*Work task*
So that the copy matches the original, retype each line of the material below exactly.

----- Material for this exercise -----

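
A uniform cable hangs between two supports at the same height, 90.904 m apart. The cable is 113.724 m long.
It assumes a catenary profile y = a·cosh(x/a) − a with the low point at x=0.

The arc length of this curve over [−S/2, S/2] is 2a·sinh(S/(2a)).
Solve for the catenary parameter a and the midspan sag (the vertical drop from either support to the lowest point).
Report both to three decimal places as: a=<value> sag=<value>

seed: a₀ = √(S³/(24(L−S))) = √(90.904³/(24·22.820)) = 37.034889
iter 1: u=1.227275  f(a)=+1.782e+00  f'(a)=-1.428e+00  a ← 37.034889 − (+1.782e+00/-1.428e+00) = 38.282244
iter 2: u=1.187287  f(a)=+9.396e-02  f'(a)=-1.281e+00  a ← 38.282244 − (+9.396e-02/-1.281e+00) = 38.355584
iter 3: u=1.185017  f(a)=+2.936e-04  f'(a)=-1.273e+00  a ← 38.355584 − (+2.936e-04/-1.273e+00) = 38.355815
iter 4: u=1.185009  f(a)=+2.886e-09  f'(a)=-1.273e+00  a ← 38.355815 − (+2.886e-09/-1.273e+00) = 38.355815
iter 5: u=1.185009  f(a)=-1.421e-14  f'(a)=-1.273e+00  a ← 38.355815 − (-1.421e-14/-1.273e+00) = 38.355815
converged: |Δa| < 1e-12 after 5 iterations
sag = a·(cosh(S/(2a)) − 1) = 38.355815·(cosh(1.185009) − 1) = 30.233219
T_max/T_min = cosh(S/(2a)) = 1.788230

a=38.356 sag=30.233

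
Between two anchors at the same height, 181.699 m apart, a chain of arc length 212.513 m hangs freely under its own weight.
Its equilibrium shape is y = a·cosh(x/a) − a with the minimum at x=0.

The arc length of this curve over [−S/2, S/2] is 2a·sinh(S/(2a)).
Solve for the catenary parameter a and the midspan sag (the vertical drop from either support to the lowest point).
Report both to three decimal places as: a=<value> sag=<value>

seed: a₀ = √(S³/(24(L−S))) = √(181.699³/(24·30.814)) = 90.063567
iter 1: u=1.008726  f(a)=+1.606e+00  f'(a)=-7.565e-01  a ← 90.063567 − (+1.606e+00/-7.565e-01) = 92.186869
iter 2: u=0.985493  f(a)=+5.856e-02  f'(a)=-7.022e-01  a ← 92.186869 − (+5.856e-02/-7.022e-01) = 92.270256
iter 3: u=0.984602  f(a)=+8.435e-05  f'(a)=-7.002e-01  a ← 92.270256 − (+8.435e-05/-7.002e-01) = 92.270376
iter 4: u=0.984601  f(a)=+1.756e-10  f'(a)=-7.002e-01  a ← 92.270376 − (+1.756e-10/-7.002e-01) = 92.270376
iter 5: u=0.984601  f(a)=+0.000e+00  f'(a)=-7.002e-01  a ← 92.270376 − (+0.000e+00/-7.002e-01) = 92.270376
converged: |Δa| < 1e-12 after 5 iterations
sag = a·(cosh(S/(2a)) − 1) = 92.270376·(cosh(0.984601) − 1) = 48.457255
T_max/T_min = cosh(S/(2a)) = 1.525166

a=92.270 sag=48.457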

-----

*Exercise solution*
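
A uniform cable hangs between two supports at the same height, 90.904 m apart. The cable is 113.724 m long.
It assumes a catenary profile y = a·cosh(x/a) − a with the low point at x=0.

The arc length of this curve over [−S/2, S/2] is 2a·sinh(S/(2a)).
Solve for the catenary parameter a and the midspan sag (the vertical drop from either support to the lowest point).
Report both to three decimal places as: a=<value> sag=<value>

seed: a₀ = √(S³/(24(L−S))) = √(90.904³/(24·22.820)) = 37.034889
iter 1: u=1.227275  f(a)=+1.782e+00  f'(a)=-1.428e+00  a ← 37.034889 − (+1.782e+00/-1.428e+00) = 38.282244
iter 2: u=1.187287  f(a)=+9.396e-02  f'(a)=-1.281e+00  a ← 38.282244 − (+9.396e-02/-1.281e+00) = 38.355584
iter 3: u=1.185017  f(a)=+2.936e-04  f'(a)=-1.273e+00  a ← 38.355584 − (+2.936e-04/-1.273e+00) = 38.355815
iter 4: u=1.185009  f(a)=+2.886e-09  f'(a)=-1.273e+00  a ← 38.355815 − (+2.886e-09/-1.273e+00) = 38.355815
iter 5: u=1.185009  f(a)=-1.421e-14  f'(a)=-1.273e+00  a ← 38.355815 − (-1.421e-14/-1.273e+00) = 38.355815
converged: |Δa| < 1e-12 after 5 iterations
sag = a·(cosh(S/(2a)) − 1) = 38.355815·(cosh(1.185009) − 1) = 30.233219
T_max/T_min = cosh(S/(2a)) = 1.788230

a=38.356 sag=30.233

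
Between two anchors at the same height, 181.699 m apart, a chain of arc length 212.513 m hangs freely under its own weight.
Its equilibrium shape is y = a·cosh(x/a) − a with the minimum at x=0.

The arc length of this curve over [−S/2, S/2] is 2a·sinh(S/(2a)).
Solve for the catenary parameter a and the midspan sag (the vertical drop from either support to the lowest point).
Report both to three decimal places as: a=<value> sag=<value>

seed: a₀ = √(S³/(24(L−S))) = √(181.699³/(24·30.814)) = 90.063567
iter 1: u=1.008726  f(a)=+1.606e+00  f'(a)=-7.565e-01  a ← 90.063567 − (+1.606e+00/-7.565e-01) = 92.186869
iter 2: u=0.985493  f(a)=+5.856e-02  f'(a)=-7.022e-01  a ← 92.186869 − (+5.856e-02/-7.022e-01) = 92.270256
iter 3: u=0.984602  f(a)=+8.435e-05  f'(a)=-7.002e-01  a ← 92.270256 − (+8.435e-05/-7.002e-01) = 92.270376
iter 4: u=0.984601  f(a)=+1.756e-10  f'(a)=-7.002e-01  a ← 92.270376 − (+1.756e-10/-7.002e-01) = 92.270376
iter 5: u=0.984601  f(a)=+0.000e+00  f'(a)=-7.002e-01  a ← 92.270376 − (+0.000e+00/-7.002e-01) = 92.270376
converged: |Δa| < 1e-12 after 5 iterations
sag = a·(cosh(S/(2a)) − 1) = 92.270376·(cosh(0.984601) − 1) = 48.457255
T_max/T_min = cosh(S/(2a)) = 1.525166

a=92.270 sag=48.457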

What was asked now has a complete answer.